To do:
From the listing below, retype exactly the line holding "List the 2 smallest", the line holding "For non-square d, the", and the lines between them; skip everything else.

Provided information:

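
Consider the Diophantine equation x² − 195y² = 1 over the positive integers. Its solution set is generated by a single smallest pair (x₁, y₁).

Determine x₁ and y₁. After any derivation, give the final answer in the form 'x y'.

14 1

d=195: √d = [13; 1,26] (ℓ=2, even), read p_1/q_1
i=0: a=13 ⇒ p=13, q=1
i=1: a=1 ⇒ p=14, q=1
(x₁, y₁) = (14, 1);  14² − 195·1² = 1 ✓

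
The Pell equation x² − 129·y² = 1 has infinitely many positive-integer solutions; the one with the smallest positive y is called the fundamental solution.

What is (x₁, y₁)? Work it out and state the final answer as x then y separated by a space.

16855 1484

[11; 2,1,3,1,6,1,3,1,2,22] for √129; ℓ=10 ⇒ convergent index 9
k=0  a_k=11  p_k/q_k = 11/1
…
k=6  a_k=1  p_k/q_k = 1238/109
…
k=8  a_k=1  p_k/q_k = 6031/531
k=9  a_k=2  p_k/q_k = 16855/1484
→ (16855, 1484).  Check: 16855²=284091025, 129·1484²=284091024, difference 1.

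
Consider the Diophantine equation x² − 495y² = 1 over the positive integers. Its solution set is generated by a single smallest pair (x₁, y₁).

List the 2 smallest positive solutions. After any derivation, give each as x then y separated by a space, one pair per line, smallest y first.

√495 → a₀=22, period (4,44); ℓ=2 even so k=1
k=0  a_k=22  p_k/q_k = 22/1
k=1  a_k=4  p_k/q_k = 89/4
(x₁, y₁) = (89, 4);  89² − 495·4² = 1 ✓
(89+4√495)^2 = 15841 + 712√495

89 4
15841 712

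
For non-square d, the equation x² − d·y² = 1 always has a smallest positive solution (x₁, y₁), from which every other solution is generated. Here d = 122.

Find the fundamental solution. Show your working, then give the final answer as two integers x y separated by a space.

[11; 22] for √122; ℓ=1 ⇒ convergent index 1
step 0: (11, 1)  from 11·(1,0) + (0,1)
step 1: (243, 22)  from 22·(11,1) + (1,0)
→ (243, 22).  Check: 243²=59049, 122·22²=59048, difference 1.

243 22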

Output of the exercise:
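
List the 2 smallest positive solutions. After any derivation, give each as x then y separated by a space, one pair per line, smallest y first.

√495 → a₀=22, period (4,44); ℓ=2 even so k=1
k=0  a_k=22  p_k/q_k = 22/1
k=1  a_k=4  p_k/q_k = 89/4
(x₁, y₁) = (89, 4);  89² − 495·4² = 1 ✓
(89+4√495)^2 = 15841 + 712√495

89 4
15841 712

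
For non-square d, the equation x² − d·y² = 1 always has a smallest positive solution (x₁, y₁), from which every other solution is generated. Here d = 122.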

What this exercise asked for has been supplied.